(Beginning of DATA UNDER STUDY)
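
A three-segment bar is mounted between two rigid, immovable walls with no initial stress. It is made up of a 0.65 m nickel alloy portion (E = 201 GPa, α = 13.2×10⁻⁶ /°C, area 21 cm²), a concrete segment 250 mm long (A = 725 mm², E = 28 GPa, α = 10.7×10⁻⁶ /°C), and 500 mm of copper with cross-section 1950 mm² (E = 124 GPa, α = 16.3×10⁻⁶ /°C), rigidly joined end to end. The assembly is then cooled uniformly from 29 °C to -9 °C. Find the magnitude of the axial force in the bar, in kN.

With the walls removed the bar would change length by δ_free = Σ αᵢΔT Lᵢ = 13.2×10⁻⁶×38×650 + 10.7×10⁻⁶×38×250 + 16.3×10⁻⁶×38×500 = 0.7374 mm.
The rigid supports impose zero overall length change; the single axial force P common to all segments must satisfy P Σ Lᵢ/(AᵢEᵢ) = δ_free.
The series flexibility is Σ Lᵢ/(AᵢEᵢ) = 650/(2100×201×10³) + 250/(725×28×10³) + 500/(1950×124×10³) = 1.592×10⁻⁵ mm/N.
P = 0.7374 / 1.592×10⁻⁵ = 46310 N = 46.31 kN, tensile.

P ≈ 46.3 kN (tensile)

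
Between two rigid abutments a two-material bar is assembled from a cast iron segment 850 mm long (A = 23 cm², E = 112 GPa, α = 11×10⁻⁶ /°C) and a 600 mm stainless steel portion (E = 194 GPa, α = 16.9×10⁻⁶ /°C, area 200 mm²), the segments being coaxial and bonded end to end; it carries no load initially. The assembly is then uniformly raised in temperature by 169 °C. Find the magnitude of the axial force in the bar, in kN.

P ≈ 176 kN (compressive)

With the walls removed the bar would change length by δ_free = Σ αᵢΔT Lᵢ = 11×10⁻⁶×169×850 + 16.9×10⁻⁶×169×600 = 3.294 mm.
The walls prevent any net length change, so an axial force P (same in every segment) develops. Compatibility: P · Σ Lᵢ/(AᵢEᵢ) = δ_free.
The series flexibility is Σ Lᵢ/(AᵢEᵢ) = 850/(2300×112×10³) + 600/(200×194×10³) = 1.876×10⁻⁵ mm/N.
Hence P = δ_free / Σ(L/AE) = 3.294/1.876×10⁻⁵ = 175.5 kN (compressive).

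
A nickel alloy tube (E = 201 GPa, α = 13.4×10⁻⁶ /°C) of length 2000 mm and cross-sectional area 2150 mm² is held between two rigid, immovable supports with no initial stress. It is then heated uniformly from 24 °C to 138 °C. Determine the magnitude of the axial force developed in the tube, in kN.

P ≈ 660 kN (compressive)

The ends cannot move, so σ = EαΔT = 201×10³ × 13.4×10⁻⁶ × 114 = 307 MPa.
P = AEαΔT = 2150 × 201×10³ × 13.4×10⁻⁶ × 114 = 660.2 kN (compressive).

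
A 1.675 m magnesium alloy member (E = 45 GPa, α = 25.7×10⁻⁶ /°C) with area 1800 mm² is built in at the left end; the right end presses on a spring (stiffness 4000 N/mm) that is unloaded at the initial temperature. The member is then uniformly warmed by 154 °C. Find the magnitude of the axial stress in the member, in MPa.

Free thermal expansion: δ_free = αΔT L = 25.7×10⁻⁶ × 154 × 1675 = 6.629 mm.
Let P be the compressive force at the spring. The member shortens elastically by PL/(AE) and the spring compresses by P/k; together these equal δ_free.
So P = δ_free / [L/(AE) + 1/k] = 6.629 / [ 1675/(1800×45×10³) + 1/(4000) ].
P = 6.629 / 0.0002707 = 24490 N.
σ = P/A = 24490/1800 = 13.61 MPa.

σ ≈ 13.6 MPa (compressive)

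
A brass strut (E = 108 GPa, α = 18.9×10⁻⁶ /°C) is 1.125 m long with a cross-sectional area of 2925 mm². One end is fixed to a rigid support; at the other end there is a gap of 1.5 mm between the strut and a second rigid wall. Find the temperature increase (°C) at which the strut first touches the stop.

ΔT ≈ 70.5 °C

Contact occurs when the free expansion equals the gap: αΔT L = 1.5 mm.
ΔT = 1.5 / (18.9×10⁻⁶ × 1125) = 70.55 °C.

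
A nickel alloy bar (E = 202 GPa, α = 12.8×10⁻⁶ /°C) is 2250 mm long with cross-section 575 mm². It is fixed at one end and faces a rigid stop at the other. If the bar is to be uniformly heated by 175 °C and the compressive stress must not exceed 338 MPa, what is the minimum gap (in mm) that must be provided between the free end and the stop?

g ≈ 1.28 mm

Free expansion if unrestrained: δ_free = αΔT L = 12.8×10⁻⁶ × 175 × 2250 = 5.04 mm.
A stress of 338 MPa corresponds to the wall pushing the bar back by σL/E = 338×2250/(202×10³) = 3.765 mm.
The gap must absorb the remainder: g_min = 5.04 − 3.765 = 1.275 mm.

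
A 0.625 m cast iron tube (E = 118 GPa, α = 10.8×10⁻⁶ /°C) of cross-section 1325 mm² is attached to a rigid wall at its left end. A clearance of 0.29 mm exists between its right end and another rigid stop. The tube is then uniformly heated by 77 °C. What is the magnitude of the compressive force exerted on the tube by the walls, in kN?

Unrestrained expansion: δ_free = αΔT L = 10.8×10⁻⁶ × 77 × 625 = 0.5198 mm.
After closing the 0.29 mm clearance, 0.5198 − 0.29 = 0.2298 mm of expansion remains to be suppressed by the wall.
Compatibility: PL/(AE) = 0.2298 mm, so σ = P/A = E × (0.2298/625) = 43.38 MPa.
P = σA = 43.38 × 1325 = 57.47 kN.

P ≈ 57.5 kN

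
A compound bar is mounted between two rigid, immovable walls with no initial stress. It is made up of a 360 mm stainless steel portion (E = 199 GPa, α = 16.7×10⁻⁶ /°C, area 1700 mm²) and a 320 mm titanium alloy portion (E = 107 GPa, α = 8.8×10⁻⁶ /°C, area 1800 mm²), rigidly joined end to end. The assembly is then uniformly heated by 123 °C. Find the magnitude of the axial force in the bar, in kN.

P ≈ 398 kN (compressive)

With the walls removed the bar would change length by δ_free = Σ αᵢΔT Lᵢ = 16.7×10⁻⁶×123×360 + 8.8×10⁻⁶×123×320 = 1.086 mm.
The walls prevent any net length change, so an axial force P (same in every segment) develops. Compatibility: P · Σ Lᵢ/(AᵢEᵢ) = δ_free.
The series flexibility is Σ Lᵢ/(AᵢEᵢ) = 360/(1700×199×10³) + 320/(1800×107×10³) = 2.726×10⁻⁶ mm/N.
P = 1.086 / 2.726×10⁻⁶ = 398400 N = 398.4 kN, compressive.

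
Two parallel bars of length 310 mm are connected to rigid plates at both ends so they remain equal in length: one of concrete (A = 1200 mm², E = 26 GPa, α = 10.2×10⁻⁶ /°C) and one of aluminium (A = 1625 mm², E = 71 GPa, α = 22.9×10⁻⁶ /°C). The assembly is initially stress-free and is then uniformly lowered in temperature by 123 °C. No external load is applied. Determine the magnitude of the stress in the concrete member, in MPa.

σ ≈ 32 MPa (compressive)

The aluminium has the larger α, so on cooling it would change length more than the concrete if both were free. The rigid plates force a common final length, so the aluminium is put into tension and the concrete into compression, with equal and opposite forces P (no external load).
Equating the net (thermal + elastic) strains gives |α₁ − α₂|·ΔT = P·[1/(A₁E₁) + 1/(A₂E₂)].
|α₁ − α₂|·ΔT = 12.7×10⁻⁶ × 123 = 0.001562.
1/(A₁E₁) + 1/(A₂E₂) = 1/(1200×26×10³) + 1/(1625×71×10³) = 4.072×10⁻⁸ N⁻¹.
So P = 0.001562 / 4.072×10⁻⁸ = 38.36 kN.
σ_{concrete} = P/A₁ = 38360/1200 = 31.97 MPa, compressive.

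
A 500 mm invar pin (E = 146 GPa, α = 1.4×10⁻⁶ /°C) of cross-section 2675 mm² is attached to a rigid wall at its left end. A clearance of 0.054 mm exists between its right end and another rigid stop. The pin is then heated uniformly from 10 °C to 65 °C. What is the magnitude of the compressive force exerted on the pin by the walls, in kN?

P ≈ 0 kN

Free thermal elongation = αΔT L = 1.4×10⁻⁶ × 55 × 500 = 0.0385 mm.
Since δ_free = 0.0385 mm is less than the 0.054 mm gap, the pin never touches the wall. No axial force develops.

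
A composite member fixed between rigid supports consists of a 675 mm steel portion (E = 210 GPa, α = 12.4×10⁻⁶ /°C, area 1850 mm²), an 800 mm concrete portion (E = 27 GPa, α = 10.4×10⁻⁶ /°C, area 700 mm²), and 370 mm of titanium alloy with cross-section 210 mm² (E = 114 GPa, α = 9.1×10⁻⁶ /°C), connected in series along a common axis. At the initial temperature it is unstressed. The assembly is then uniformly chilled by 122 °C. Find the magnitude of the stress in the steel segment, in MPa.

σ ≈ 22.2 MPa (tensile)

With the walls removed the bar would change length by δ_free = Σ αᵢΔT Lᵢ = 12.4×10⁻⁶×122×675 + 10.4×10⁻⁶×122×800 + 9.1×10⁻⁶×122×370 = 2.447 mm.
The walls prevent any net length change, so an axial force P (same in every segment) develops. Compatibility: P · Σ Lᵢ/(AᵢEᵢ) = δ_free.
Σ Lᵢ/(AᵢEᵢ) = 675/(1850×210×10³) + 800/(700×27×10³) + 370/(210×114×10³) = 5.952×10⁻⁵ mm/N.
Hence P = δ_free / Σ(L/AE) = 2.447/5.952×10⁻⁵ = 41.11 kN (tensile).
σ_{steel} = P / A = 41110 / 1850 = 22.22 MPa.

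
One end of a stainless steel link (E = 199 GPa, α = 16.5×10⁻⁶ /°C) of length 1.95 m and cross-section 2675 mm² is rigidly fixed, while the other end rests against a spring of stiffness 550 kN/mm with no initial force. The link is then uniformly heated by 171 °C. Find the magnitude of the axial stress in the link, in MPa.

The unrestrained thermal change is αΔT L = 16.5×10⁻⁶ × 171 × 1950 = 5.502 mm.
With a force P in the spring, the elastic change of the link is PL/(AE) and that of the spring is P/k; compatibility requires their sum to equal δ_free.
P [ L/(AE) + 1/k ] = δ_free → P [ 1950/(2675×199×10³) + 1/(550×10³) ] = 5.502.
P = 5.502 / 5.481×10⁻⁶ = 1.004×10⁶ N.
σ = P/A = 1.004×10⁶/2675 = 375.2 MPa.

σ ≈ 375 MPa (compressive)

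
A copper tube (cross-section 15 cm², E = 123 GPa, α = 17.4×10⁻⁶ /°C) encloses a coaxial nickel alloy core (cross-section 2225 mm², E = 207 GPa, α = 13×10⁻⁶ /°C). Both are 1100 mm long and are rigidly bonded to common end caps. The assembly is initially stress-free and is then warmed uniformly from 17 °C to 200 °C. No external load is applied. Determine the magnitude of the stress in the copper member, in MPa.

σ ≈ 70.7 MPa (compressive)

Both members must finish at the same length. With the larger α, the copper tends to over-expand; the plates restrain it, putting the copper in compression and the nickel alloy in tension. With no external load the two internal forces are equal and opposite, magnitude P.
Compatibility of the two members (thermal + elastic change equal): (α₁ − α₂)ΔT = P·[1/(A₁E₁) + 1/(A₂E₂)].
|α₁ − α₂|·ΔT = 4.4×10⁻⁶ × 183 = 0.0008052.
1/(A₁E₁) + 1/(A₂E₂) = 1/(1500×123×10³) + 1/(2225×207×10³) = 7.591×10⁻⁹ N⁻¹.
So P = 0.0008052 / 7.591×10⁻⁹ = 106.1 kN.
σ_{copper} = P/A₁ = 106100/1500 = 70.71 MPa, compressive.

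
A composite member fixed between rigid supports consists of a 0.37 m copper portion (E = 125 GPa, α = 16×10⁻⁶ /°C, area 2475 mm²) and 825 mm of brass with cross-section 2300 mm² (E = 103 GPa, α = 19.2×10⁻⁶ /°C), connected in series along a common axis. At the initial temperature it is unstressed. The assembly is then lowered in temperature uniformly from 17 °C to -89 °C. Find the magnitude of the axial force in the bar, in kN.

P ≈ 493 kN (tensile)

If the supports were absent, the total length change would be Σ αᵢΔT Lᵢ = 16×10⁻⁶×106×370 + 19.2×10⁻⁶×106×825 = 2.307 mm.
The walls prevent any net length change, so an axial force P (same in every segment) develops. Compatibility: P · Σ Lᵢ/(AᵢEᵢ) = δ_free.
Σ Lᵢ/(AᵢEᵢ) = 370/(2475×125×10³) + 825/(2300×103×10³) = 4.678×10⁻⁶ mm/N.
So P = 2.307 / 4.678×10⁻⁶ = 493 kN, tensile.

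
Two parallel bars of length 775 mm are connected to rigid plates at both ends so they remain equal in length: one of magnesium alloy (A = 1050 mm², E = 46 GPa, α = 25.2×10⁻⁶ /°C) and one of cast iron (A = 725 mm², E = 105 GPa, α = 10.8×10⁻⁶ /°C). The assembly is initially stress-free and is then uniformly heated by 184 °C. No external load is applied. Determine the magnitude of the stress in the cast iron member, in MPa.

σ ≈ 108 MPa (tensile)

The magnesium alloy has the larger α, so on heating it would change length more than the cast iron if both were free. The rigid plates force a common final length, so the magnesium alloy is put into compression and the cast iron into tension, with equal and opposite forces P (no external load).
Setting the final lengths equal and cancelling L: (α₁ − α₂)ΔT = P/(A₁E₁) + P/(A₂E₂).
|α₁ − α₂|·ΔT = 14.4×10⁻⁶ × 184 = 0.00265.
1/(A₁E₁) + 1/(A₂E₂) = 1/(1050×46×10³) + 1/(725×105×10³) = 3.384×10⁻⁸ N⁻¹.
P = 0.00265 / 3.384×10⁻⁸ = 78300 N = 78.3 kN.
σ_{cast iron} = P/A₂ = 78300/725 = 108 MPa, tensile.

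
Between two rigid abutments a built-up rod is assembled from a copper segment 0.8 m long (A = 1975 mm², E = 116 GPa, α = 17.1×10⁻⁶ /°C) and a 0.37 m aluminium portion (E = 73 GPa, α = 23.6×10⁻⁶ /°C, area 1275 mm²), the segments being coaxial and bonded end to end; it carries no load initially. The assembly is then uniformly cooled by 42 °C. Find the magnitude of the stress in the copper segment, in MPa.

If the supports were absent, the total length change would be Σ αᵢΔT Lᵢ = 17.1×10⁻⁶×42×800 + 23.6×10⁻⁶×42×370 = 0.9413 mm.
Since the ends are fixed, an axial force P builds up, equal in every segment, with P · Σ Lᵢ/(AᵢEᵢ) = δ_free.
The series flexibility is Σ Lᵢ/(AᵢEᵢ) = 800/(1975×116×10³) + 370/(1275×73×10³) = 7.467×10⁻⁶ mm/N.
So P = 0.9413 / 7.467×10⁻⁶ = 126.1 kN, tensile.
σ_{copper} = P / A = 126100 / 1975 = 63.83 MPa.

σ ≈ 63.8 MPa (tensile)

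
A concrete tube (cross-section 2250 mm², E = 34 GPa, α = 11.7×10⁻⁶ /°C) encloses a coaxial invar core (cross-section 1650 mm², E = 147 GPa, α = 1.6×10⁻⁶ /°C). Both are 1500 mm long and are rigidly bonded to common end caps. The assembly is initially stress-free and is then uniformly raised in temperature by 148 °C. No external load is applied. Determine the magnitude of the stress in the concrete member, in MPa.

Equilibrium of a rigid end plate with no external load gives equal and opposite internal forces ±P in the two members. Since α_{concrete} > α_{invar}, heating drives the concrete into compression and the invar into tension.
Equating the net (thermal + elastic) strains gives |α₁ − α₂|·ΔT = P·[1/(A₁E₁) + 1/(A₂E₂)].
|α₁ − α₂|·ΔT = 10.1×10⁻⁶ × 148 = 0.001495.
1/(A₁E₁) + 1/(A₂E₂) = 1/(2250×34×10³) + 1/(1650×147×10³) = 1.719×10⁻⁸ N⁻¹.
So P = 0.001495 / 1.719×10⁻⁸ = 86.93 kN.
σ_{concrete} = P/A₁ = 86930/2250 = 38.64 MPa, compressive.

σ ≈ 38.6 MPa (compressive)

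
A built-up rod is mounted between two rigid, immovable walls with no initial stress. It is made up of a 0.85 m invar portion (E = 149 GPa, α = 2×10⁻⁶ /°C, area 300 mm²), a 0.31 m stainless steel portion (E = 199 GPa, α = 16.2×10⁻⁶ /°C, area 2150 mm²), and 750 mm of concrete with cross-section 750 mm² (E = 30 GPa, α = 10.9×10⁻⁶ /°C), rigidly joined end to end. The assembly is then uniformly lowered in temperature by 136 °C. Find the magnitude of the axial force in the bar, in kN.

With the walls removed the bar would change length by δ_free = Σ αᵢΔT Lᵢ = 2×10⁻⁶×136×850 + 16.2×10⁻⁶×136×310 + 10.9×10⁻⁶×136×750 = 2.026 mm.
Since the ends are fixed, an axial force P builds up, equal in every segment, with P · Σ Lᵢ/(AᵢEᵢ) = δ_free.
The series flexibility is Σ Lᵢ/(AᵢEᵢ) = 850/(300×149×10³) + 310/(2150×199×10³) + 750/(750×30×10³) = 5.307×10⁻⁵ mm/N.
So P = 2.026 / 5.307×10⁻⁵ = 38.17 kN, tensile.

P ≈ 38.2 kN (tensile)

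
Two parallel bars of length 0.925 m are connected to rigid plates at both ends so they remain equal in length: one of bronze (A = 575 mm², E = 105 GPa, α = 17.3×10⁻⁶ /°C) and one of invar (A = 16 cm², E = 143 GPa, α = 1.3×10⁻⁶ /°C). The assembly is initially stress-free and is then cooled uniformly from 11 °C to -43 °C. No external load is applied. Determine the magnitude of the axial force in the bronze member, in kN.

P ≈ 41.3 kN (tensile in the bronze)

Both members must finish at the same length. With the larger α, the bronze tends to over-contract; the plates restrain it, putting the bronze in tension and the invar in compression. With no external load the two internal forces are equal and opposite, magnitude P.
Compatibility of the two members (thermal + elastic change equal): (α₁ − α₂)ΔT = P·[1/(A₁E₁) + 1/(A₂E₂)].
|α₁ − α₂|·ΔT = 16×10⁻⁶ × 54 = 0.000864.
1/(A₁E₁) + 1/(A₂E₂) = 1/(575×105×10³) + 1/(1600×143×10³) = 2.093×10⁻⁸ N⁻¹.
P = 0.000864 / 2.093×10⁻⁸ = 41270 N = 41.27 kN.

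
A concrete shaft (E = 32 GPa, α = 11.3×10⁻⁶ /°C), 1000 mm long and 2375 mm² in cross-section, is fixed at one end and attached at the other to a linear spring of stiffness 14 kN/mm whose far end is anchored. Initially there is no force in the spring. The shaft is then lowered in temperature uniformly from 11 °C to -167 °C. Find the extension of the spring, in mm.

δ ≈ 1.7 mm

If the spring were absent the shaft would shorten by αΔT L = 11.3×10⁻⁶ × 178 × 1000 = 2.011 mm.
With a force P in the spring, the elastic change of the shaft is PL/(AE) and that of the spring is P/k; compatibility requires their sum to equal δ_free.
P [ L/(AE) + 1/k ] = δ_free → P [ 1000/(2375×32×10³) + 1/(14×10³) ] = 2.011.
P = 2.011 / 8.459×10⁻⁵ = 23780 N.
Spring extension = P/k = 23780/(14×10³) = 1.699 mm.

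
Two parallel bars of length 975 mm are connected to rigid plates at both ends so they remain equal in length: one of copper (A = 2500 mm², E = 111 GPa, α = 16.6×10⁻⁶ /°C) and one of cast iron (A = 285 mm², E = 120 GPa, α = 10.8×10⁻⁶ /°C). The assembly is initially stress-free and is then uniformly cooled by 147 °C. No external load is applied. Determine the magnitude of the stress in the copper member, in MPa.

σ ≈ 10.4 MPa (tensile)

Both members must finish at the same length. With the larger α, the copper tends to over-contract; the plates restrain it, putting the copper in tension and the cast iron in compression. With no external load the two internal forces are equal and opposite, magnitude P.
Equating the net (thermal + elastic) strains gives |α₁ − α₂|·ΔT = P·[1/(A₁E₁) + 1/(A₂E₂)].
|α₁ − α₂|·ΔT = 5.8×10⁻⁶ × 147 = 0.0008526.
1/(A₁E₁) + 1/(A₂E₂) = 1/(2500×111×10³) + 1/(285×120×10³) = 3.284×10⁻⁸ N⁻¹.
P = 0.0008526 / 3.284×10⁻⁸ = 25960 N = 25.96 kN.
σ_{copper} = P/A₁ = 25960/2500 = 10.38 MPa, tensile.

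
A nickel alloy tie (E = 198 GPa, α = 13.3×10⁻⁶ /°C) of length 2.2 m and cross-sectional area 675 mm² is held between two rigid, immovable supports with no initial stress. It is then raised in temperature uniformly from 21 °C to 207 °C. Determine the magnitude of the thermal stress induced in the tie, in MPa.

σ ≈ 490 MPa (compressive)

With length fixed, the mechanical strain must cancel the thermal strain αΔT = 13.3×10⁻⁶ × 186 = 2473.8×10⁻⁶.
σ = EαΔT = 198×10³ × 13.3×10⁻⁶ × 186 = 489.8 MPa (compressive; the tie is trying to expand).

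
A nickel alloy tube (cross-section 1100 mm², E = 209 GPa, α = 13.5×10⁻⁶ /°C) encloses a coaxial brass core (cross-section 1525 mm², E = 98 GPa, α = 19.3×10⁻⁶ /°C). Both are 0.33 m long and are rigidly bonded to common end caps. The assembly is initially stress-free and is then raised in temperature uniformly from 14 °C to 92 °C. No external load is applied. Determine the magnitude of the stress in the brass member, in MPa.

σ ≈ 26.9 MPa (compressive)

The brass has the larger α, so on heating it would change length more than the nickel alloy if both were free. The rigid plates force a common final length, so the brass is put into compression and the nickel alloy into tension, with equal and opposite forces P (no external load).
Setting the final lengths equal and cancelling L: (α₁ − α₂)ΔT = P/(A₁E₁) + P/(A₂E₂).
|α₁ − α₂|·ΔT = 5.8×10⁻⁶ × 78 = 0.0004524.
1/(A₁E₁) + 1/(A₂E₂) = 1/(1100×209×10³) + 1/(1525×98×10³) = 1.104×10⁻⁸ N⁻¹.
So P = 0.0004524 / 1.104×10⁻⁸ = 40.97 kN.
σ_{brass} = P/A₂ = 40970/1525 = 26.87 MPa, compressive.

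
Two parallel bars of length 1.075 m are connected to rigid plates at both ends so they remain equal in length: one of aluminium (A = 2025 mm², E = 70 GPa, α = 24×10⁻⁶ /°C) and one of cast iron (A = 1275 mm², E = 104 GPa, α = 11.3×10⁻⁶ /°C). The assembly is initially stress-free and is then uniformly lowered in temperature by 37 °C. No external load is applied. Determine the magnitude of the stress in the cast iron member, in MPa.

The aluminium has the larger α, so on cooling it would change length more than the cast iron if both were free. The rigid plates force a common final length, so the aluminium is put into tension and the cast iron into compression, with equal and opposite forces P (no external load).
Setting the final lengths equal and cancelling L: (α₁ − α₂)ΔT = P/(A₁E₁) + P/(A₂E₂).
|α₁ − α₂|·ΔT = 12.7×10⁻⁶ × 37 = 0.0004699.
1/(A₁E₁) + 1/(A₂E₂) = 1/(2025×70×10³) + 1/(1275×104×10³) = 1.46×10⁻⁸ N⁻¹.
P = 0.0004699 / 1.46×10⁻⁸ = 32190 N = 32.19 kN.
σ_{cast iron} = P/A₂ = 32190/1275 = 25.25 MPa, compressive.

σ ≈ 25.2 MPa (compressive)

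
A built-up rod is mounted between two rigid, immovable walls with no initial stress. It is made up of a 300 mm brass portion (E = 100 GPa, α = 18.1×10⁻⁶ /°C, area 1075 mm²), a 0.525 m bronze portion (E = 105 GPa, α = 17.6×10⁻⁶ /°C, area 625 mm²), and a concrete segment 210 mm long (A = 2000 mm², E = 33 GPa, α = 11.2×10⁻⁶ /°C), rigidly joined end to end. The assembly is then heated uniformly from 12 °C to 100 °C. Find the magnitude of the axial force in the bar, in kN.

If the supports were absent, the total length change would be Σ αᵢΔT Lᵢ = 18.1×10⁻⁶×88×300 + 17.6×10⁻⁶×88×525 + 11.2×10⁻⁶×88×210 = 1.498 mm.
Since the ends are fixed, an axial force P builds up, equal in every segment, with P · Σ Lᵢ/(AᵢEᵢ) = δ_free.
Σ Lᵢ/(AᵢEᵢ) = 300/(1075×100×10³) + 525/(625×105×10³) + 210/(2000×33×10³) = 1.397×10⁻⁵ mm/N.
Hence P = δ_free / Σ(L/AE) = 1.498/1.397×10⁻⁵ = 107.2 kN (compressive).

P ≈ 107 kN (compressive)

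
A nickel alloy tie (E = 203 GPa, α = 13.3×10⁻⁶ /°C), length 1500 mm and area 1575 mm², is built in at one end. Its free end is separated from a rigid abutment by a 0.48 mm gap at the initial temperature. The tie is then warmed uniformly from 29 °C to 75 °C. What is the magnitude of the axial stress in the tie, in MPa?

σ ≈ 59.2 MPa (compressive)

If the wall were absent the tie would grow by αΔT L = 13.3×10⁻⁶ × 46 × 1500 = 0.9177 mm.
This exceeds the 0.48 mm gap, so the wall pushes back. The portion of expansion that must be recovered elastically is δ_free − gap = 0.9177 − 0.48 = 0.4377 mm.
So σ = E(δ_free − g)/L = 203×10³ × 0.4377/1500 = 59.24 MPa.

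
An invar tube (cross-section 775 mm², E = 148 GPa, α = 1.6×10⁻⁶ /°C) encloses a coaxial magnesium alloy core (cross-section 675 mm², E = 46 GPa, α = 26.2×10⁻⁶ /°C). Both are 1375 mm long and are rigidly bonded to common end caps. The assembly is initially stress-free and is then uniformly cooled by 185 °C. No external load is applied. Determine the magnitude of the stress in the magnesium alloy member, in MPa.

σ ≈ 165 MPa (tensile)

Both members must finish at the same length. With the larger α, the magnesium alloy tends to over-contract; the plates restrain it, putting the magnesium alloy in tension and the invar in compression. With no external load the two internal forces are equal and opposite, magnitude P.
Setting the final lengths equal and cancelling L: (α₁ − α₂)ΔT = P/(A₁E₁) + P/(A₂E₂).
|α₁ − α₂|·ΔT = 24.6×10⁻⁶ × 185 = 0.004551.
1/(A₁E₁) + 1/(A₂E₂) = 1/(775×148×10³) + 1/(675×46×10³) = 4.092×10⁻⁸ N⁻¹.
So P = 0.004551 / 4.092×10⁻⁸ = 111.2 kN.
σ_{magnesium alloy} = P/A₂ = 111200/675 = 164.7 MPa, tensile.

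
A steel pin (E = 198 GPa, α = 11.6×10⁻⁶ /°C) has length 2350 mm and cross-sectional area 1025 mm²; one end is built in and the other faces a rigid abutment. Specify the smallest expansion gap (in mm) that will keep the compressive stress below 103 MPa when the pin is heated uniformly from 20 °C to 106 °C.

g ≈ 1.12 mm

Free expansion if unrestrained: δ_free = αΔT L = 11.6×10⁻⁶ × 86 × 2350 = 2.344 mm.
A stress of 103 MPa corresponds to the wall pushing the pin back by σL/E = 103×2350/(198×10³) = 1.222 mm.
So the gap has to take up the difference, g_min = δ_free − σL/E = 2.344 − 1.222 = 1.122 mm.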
(End of DATA UNDER STUDY)
◆ WHAT THIS TASK INVOLVES: Look for the line with "A steel pin" in the listing above. Print it and each later line exactly, ending with the last line.

◆ TASK RESPONSE:
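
A steel pin (E = 198 GPa, α = 11.6×10⁻⁶ /°C) has length 2350 mm and cross-sectional area 1025 mm²; one end is built in and the other faces a rigid abutment. Specify the smallest expansion gap (in mm) that will keep the compressive stress below 103 MPa when the pin is heated uniformly from 20 °C to 106 °C.

g ≈ 1.12 mm

Free expansion if unrestrained: δ_free = αΔT L = 11.6×10⁻⁶ × 86 × 2350 = 2.344 mm.
A stress of 103 MPa corresponds to the wall pushing the pin back by σL/E = 103×2350/(198×10³) = 1.222 mm.
So the gap has to take up the difference, g_min = δ_free − σL/E = 2.344 − 1.222 = 1.122 mm.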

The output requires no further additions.